>>>

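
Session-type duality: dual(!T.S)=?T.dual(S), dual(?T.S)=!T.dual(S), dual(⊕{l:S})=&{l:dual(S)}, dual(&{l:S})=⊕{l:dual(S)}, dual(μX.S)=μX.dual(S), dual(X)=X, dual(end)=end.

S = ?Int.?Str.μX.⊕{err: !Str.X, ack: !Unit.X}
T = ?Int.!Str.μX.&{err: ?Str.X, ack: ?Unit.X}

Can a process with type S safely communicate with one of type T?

?Int | ?Int  ✗ same direction on both sides — not dual

NO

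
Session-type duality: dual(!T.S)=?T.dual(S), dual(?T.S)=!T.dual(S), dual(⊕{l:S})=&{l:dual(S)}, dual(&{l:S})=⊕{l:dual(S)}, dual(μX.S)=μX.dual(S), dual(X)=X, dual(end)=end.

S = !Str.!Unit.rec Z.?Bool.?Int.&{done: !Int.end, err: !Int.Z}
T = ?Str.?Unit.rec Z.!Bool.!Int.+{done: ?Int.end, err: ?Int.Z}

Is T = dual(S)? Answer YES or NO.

YES

!Str | ?Str  match
  !Unit | ?Unit  match
    rec Z | rec Z  match (binder kept)
      ?Bool | !Bool  match
        ?Int | !Int  match
          &{done,err} | +{done,err}  match label sets agree
            [done]
              !Int | ?Int  match
                end | end  match
            [err]
              !Int | ?Int  match
                Z | Z  match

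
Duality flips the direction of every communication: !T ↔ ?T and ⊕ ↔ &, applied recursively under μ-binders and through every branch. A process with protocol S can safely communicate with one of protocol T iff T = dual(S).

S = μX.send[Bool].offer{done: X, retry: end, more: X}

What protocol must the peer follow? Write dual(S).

μX.recv[Bool].select{done: X, retry: end, more: X}

μX ↦ μX  (binder kept)
  send[Bool] ↦ recv[Bool]
    offer{done,retry,more} ↦ select{done,retry,more}  (external→internal)
      case done:
        X self-dual
      case retry:
        end self-dual
      case more:
        X self-dual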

<<<

#### [ABOUT THIS EXERCISE]
Set the listing above down once more in full, exactly as it is.

#### [TASK OUTPUT]
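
Session-type duality: dual(!T.S)=?T.dual(S), dual(?T.S)=!T.dual(S), dual(⊕{l:S})=&{l:dual(S)}, dual(&{l:S})=⊕{l:dual(S)}, dual(μX.S)=μX.dual(S), dual(X)=X, dual(end)=end.

S = ?Int.?Str.μX.⊕{err: !Str.X, ack: !Unit.X}
T = ?Int.!Str.μX.&{err: ?Str.X, ack: ?Unit.X}

Can a process with type S safely communicate with one of type T?

?Int | ?Int  ✗ same direction on both sides — not dual

NO

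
Session-type duality: dual(!T.S)=?T.dual(S), dual(?T.S)=!T.dual(S), dual(⊕{l:S})=&{l:dual(S)}, dual(&{l:S})=⊕{l:dual(S)}, dual(μX.S)=μX.dual(S), dual(X)=X, dual(end)=end.

S = !Str.!Unit.rec Z.?Bool.?Int.&{done: !Int.end, err: !Int.Z}
T = ?Str.?Unit.rec Z.!Bool.!Int.+{done: ?Int.end, err: ?Int.Z}

Is T = dual(S)? Answer YES or NO.

YES

!Str | ?Str  match
  !Unit | ?Unit  match
    rec Z | rec Z  match (binder kept)
      ?Bool | !Bool  match
        ?Int | !Int  match
          &{done,err} | +{done,err}  match label sets agree
            [done]
              !Int | ?Int  match
                end | end  match
            [err]
              !Int | ?Int  match
                Z | Z  match

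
Duality flips the direction of every communication: !T ↔ ?T and ⊕ ↔ &, applied recursively under μ-binders and through every branch. A process with protocol S can safely communicate with one of protocol T iff T = dual(S).

S = μX.send[Bool].offer{done: X, retry: end, more: X}

What protocol must the peer follow? Write dual(S).

μX.recv[Bool].select{done: X, retry: end, more: X}

μX ↦ μX  (binder kept)
  send[Bool] ↦ recv[Bool]
    offer{done,retry,more} ↦ select{done,retry,more}  (external→internal)
      case done:
        X self-dual
      case retry:
        end self-dual
      case more:
        X self-dual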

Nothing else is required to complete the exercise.